*** Opening of TASK MATERIAL ***

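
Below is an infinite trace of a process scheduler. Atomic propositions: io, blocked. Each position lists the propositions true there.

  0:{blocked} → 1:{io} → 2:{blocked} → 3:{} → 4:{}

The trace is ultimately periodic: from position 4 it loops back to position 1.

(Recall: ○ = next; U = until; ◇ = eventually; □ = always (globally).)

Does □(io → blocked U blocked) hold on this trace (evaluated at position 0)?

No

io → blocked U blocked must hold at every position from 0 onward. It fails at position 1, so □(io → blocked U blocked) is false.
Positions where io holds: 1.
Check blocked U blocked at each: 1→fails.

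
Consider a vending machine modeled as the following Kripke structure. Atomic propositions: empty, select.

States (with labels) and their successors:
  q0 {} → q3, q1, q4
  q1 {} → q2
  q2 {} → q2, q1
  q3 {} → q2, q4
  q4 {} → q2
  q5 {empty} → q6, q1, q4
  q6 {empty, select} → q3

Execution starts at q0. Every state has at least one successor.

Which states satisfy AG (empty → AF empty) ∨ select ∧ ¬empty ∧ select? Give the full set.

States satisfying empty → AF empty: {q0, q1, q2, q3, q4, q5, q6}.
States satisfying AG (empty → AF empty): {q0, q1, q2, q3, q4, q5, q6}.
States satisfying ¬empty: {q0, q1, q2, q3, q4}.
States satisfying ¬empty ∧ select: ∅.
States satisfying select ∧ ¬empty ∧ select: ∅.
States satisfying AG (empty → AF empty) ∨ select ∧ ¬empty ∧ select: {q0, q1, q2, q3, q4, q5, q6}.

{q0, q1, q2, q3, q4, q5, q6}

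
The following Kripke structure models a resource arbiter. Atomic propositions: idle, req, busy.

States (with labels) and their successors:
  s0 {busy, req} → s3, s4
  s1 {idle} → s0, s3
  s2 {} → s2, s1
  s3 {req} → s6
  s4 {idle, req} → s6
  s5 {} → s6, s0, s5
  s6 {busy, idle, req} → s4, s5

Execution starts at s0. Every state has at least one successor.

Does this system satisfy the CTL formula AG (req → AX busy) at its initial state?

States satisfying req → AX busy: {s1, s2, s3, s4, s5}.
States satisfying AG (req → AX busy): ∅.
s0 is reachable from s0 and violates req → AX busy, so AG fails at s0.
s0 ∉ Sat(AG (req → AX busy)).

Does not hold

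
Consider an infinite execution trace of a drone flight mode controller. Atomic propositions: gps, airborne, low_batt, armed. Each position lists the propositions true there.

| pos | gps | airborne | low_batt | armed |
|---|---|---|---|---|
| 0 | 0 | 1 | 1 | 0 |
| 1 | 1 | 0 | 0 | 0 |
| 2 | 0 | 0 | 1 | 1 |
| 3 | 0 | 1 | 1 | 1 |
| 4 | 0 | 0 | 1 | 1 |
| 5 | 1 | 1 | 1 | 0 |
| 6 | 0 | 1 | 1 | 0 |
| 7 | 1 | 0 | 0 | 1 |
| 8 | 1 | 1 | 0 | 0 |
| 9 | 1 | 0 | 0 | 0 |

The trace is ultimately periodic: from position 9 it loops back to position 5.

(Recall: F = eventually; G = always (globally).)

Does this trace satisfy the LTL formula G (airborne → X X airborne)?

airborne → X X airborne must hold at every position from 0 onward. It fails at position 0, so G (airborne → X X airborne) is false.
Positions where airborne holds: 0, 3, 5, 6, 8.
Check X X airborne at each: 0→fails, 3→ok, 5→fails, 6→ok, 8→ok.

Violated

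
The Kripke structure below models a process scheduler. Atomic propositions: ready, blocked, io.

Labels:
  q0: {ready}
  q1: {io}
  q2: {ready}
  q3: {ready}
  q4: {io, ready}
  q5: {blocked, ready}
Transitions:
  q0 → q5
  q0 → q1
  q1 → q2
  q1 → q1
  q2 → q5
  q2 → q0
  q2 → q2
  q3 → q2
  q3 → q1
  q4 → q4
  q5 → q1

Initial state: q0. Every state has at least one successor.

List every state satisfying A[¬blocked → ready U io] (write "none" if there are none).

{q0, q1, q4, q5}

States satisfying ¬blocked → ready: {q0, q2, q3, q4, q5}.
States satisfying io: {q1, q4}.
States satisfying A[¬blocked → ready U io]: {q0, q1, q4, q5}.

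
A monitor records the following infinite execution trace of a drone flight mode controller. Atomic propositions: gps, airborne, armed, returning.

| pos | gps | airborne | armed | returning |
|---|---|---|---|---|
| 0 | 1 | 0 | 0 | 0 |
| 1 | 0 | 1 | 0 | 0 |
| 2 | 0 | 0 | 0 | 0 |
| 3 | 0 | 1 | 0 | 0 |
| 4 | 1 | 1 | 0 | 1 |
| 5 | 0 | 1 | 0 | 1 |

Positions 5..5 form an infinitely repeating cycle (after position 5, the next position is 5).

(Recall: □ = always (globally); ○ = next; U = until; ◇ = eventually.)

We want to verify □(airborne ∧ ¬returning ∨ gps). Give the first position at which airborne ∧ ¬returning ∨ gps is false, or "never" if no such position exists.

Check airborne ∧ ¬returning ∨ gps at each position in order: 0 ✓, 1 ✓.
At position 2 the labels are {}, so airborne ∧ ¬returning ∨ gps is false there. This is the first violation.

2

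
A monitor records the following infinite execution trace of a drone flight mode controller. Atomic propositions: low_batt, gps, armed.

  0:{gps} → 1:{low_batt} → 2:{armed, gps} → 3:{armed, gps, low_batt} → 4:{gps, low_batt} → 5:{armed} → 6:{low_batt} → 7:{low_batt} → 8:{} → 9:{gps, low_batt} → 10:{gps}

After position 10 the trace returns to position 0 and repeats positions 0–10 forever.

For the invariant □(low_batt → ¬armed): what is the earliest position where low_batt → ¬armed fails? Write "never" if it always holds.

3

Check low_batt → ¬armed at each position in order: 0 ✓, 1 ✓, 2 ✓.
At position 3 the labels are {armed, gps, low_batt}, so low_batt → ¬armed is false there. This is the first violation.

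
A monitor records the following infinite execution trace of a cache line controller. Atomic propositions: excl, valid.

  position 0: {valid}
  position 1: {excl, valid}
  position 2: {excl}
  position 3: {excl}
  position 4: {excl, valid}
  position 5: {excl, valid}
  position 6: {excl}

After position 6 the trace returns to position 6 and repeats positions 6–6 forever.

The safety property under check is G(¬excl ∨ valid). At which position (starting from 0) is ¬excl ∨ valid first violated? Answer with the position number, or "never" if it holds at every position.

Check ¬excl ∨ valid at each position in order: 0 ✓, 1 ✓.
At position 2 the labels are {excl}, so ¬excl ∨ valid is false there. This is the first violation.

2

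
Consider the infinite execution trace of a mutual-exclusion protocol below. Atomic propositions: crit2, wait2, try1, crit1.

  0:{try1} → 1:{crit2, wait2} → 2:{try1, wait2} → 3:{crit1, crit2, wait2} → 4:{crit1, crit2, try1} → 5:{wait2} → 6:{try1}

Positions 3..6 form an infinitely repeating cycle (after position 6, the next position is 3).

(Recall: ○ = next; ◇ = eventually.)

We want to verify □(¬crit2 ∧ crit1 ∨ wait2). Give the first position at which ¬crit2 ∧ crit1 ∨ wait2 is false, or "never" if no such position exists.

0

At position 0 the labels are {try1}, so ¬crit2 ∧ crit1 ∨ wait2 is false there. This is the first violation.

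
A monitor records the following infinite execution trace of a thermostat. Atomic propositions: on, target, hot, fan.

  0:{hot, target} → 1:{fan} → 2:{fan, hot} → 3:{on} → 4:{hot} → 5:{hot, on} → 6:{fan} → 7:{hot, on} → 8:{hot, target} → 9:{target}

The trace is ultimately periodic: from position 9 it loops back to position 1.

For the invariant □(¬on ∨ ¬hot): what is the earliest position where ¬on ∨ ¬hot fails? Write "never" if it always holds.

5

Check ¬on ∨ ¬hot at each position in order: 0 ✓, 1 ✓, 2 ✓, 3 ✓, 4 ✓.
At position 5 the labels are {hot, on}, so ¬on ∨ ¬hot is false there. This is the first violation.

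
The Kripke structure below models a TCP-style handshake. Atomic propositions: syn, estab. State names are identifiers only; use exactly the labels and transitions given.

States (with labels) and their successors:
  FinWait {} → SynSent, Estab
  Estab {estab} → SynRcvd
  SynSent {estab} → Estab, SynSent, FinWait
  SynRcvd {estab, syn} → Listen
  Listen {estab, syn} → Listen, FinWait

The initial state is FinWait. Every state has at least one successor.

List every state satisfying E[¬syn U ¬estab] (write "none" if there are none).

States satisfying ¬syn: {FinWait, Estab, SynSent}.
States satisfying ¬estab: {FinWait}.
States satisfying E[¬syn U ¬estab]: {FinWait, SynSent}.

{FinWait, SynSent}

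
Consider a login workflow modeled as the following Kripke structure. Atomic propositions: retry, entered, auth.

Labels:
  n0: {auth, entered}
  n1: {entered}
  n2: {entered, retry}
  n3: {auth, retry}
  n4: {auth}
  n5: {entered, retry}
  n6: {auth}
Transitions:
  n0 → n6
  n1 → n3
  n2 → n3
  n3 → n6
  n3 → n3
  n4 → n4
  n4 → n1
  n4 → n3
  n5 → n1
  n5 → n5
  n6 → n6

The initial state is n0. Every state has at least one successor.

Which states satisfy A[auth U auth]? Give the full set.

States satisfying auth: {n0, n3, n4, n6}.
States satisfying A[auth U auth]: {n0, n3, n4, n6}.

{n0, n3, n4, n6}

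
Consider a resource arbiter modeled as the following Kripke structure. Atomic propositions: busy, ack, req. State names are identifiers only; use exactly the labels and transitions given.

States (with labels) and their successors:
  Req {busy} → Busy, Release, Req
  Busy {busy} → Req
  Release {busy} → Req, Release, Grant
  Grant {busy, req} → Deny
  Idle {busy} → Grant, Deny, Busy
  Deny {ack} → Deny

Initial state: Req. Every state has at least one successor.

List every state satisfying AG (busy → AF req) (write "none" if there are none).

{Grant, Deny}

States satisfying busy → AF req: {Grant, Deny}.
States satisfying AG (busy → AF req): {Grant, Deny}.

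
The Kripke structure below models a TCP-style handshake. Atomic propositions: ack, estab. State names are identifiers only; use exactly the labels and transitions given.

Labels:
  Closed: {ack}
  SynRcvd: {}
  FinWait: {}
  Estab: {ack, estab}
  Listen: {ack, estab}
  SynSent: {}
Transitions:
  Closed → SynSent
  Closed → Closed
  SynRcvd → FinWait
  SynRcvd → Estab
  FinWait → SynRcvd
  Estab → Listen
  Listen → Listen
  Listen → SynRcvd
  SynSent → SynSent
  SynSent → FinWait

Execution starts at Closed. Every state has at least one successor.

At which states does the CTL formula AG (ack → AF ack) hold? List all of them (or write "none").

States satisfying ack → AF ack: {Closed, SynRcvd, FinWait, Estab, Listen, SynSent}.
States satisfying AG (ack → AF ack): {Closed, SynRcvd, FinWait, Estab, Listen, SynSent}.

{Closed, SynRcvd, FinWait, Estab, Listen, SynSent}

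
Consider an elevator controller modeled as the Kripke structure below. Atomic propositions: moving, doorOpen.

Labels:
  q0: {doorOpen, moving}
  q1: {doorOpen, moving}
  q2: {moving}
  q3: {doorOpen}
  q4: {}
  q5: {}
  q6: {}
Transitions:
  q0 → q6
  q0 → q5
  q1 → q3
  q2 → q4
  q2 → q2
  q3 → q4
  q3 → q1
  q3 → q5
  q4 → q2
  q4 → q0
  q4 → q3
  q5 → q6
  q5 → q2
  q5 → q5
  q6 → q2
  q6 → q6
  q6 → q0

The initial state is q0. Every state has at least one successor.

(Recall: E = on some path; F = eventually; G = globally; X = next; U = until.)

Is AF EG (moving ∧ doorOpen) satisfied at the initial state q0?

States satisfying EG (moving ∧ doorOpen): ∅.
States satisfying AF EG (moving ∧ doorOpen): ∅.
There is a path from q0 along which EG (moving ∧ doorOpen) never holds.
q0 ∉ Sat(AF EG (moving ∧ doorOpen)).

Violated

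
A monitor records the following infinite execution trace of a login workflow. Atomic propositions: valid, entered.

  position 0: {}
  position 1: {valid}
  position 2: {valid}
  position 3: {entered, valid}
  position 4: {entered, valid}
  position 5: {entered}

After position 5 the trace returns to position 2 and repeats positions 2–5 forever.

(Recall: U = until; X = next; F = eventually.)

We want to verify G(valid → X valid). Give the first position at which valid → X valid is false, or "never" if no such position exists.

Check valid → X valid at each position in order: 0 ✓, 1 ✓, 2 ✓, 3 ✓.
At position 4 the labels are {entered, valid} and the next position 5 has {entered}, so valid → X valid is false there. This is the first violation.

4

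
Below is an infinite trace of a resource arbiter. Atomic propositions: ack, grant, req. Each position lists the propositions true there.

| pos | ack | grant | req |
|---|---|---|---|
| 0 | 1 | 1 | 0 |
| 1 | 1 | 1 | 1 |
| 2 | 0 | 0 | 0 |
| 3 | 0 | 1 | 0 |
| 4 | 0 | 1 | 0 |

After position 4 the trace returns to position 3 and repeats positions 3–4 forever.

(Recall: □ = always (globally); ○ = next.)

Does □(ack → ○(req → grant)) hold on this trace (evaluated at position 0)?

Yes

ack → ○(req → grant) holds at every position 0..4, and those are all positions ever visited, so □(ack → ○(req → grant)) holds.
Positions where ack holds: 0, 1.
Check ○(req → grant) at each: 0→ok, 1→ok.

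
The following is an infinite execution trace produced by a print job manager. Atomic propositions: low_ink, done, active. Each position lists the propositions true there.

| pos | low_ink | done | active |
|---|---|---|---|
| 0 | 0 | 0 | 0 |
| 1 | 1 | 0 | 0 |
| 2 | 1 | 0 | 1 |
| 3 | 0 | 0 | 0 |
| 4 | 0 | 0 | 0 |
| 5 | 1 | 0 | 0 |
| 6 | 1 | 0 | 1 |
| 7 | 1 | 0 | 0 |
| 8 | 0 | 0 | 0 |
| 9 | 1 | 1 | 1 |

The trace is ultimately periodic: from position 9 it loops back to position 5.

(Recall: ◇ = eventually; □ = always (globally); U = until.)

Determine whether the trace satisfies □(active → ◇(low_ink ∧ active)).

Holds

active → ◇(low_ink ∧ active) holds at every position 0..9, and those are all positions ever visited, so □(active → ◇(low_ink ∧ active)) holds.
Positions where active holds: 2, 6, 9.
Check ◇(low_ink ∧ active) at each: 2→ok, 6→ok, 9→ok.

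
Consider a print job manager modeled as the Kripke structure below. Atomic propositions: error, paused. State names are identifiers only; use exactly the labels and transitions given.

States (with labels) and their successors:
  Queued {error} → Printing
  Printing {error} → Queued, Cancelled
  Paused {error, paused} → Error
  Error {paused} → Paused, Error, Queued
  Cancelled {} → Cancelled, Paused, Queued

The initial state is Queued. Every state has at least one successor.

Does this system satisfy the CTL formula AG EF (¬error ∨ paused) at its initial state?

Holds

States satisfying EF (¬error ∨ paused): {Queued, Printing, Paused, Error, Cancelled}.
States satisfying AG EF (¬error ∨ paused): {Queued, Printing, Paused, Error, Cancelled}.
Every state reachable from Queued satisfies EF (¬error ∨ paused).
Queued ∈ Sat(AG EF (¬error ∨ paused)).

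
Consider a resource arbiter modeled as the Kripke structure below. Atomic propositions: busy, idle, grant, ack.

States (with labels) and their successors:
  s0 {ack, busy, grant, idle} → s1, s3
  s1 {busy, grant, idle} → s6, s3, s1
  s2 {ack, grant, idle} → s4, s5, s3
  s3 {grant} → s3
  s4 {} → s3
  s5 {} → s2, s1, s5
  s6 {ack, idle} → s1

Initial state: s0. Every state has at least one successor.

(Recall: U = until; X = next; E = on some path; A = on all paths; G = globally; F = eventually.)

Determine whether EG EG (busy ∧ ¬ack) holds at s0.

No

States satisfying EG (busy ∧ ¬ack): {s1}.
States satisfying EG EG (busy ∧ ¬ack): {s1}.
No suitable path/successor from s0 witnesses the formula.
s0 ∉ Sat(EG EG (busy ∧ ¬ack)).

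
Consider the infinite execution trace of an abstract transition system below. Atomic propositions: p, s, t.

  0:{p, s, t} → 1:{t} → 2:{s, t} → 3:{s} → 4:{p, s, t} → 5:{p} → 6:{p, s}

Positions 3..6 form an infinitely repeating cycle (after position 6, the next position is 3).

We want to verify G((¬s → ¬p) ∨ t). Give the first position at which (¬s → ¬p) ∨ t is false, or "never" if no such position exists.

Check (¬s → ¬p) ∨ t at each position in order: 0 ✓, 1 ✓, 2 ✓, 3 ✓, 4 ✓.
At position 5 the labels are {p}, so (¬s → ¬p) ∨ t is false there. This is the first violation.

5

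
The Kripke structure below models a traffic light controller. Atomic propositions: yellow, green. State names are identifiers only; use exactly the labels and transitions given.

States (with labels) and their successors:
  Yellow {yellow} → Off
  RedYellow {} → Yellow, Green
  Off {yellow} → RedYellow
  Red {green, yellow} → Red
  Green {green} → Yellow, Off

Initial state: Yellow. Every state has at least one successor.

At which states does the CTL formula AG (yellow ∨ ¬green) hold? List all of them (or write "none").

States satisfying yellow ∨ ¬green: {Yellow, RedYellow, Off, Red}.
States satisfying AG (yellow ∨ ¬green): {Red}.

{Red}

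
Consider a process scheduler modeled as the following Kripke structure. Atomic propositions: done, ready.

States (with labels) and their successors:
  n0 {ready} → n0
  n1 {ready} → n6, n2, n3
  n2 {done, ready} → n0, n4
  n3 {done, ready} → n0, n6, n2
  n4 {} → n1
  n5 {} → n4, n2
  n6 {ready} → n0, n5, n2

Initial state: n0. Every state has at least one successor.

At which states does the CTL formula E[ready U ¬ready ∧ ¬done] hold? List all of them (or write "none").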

*** Close of TASK MATERIAL ***

TASK TO COMPLETE: When you answer, output each line of the data exactly as given, from its first line up to and including the one with "The trace is ultimately periodic: from position 4".

SOLUTION:
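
Below is an infinite trace of a process scheduler. Atomic propositions: io, blocked. Each position lists the propositions true there.

  0:{blocked} → 1:{io} → 2:{blocked} → 3:{} → 4:{}

The trace is ultimately periodic: from position 4 it loops back to position 1.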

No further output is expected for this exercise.